**WHAT YOU ARE ASKED TO DO**
Repeat exactly, and only, the lines running from the one that holds "Rolling 6 standard" to the end of the records.

**EXCERPTED RECORDS**
#####

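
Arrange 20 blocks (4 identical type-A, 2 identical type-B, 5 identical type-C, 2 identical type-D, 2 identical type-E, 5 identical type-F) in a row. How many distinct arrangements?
20! / (4! × 2! × 5! × 2! × 2! × 5!) = 879955876800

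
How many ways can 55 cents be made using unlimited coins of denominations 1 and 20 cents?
Coefficient of x^55 in 1/(1-x^1) · 1/(1-x^20). Use j coins of 20 for j = 0..⌊55/20⌋ = 2, the rest in 1s: 2 + 1 = 3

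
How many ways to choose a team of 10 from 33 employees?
C(33,10) = 33!/(10!×23!) = 92561040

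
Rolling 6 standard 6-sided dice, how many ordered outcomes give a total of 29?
Coefficient of x^29 in (x + x² + ... + x^6)^6. By inclusion-exclusion on dice exceeding 6: Σ_j (-1)^j C(6,j)·C(29-1-6j, 5) = C(6,0)·C(28,5) - C(6,1)·C(22,5) + C(6,2)·C(16,5) - C(6,3)·C(10,5) = 1·98280 - 6·26334 + 15·4368 - 20·252 = 756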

#####

**ANSWER AREA**
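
Rolling 6 standard 6-sided dice, how many ordered outcomes give a total of 29?
Coefficient of x^29 in (x + x² + ... + x^6)^6. By inclusion-exclusion on dice exceeding 6: Σ_j (-1)^j C(6,j)·C(29-1-6j, 5) = C(6,0)·C(28,5) - C(6,1)·C(22,5) + C(6,2)·C(16,5) - C(6,3)·C(10,5) = 1·98280 - 6·26334 + 15·4368 - 20·252 = 756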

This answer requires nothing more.